* [Exercise] From the first record to the last, write each one out again exactly.
(Data supplied)
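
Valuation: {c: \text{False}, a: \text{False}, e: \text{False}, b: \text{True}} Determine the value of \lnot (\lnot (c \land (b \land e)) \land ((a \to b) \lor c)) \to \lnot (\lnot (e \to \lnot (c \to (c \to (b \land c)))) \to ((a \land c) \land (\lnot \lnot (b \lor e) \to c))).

\text{True}

b \land e = \text{True} \land \text{False} = \text{False}
c \land (b \land e) = \text{False} \land \text{False} = \text{False}
\lnot (c \land (b \land e)) = \lnot \text{False} = \text{True}
a \to b = \text{False} \to \text{True} = \text{True}
(a \to b) \lor c = \text{True} \lor \text{False} = \text{True}
\lnot (c \land (b \land e)) \land ((a \to b) \lor c) = \text{True} \land \text{True} = \text{True}
\lnot (\lnot (c \land (b \land e)) \land ((a \to b) \lor c)) = \lnot \text{True} = \text{False}
b \land c = \text{True} \land \text{False} = \text{False}
c \to (b \land c) = \text{False} \to \text{False} = \text{True}
c \to (c \to (b \land c)) = \text{False} \to \text{True} = \text{True}
\lnot (c \to (c \to (b \land c))) = \lnot \text{True} = \text{False}
e \to \lnot (c \to (c \to (b \land c))) = \text{False} \to \text{False} = \text{True}
\lnot (e \to \lnot (c \to (c \to (b \land c)))) = \lnot \text{True} = \text{False}
a \land c = \text{False} \land \text{False} = \text{False}
b \lor e = \text{True} \lor \text{False} = \text{True}
\lnot (b \lor e) = \lnot \text{True} = \text{False}
\lnot \lnot (b \lor e) = \lnot \text{False} = \text{True}
\lnot \lnot (b \lor e) \to c = \text{True} \to \text{False} = \text{False}
(a \land c) \land (\lnot \lnot (b \lor e) \to c) = \text{False} \land \text{False} = \text{False}
\lnot (e \to \lnot (c \to (c \to (b \land c)))) \to ((a \land c) \land (\lnot \lnot (b \lor e) \to c)) = \text{False} \to \text{False} = \text{True}
\lnot (\lnot (e \to \lnot (c \to (c \to (b \land c)))) \to ((a \land c) \land (\lnot \lnot (b \lor e) \to c))) = \lnot \text{True} = \text{False}
\lnot (\lnot (c \land (b \land e)) \land ((a \to b) \lor c)) \to \lnot (\lnot (e \to \lnot (c \to (c \to (b \land c)))) \to ((a \land c) \land (\lnot \lnot (b \lor e) \to c))) = \text{False} \to \text{False} = \text{True}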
(End Data supplied)
* [Solution to the problem]
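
Valuation: {c: \text{False}, a: \text{False}, e: \text{False}, b: \text{True}} Determine the value of \lnot (\lnot (c \land (b \land e)) \land ((a \to b) \lor c)) \to \lnot (\lnot (e \to \lnot (c \to (c \to (b \land c)))) \to ((a \land c) \land (\lnot \lnot (b \lor e) \to c))).

\text{True}

b \land e = \text{True} \land \text{False} = \text{False}
c \land (b \land e) = \text{False} \land \text{False} = \text{False}
\lnot (c \land (b \land e)) = \lnot \text{False} = \text{True}
a \to b = \text{False} \to \text{True} = \text{True}
(a \to b) \lor c = \text{True} \lor \text{False} = \text{True}
\lnot (c \land (b \land e)) \land ((a \to b) \lor c) = \text{True} \land \text{True} = \text{True}
\lnot (\lnot (c \land (b \land e)) \land ((a \to b) \lor c)) = \lnot \text{True} = \text{False}
b \land c = \text{True} \land \text{False} = \text{False}
c \to (b \land c) = \text{False} \to \text{False} = \text{True}
c \to (c \to (b \land c)) = \text{False} \to \text{True} = \text{True}
\lnot (c \to (c \to (b \land c))) = \lnot \text{True} = \text{False}
e \to \lnot (c \to (c \to (b \land c))) = \text{False} \to \text{False} = \text{True}
\lnot (e \to \lnot (c \to (c \to (b \land c)))) = \lnot \text{True} = \text{False}
a \land c = \text{False} \land \text{False} = \text{False}
b \lor e = \text{True} \lor \text{False} = \text{True}
\lnot (b \lor e) = \lnot \text{True} = \text{False}
\lnot \lnot (b \lor e) = \lnot \text{False} = \text{True}
\lnot \lnot (b \lor e) \to c = \text{True} \to \text{False} = \text{False}
(a \land c) \land (\lnot \lnot (b \lor e) \to c) = \text{False} \land \text{False} = \text{False}
\lnot (e \to \lnot (c \to (c \to (b \land c)))) \to ((a \land c) \land (\lnot \lnot (b \lor e) \to c)) = \text{False} \to \text{False} = \text{True}
\lnot (\lnot (e \to \lnot (c \to (c \to (b \land c)))) \to ((a \land c) \land (\lnot \lnot (b \lor e) \to c))) = \lnot \text{True} = \text{False}
\lnot (\lnot (c \land (b \land e)) \land ((a \to b) \lor c)) \to \lnot (\lnot (e \to \lnot (c \to (c \to (b \land c)))) \to ((a \land c) \land (\lnot \lnot (b \lor e) \to c))) = \text{False} \to \text{False} = \text{True}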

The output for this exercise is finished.